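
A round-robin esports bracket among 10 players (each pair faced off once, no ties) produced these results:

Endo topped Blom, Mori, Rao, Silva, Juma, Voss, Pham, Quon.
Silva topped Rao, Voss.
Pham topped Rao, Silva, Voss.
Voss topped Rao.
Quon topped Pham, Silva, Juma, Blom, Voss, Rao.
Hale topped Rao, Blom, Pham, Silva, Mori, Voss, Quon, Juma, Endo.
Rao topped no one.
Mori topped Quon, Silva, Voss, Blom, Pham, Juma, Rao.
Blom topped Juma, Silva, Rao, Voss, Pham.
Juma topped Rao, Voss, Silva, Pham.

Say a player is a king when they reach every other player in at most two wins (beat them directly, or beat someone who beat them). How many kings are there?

Endo cannot reach Hale in two steps.
Quon cannot reach Endo, Mori, Hale in two steps.
Rao cannot reach Endo, Quon, Pham, Voss, Mori, Juma, Blom, Hale, Silva in two steps.
Pham cannot reach Endo, Quon, Mori, Juma, Blom, Hale in two steps.
Voss cannot reach Endo, Quon, Pham, Mori, Juma, Blom, Hale, Silva in two steps.
Mori cannot reach Endo, Hale in two steps.
Juma cannot reach Endo, Quon, Mori, Blom, Hale in two steps.
Blom cannot reach Endo, Quon, Mori, Hale in two steps.
Hale reaches everyone (king).
Silva cannot reach Endo, Quon, Pham, Mori, Juma, Blom, Hale in two steps.
Kings: Hale — 1.

1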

What needs to be done » Retype exactly the lines above, from the one with "Pham topped Rao, Silva, Voss." through the one with "Juma topped Rao, Voss, Silva, Pham.", inclusive.

Result for this task »
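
Pham topped Rao, Silva, Voss.
Voss topped Rao.
Quon topped Pham, Silva, Juma, Blom, Voss, Rao.
Hale topped Rao, Blom, Pham, Silva, Mori, Voss, Quon, Juma, Endo.
Rao topped no one.
Mori topped Quon, Silva, Voss, Blom, Pham, Juma, Rao.
Blom topped Juma, Silva, Rao, Voss, Pham.
Juma topped Rao, Voss, Silva, Pham.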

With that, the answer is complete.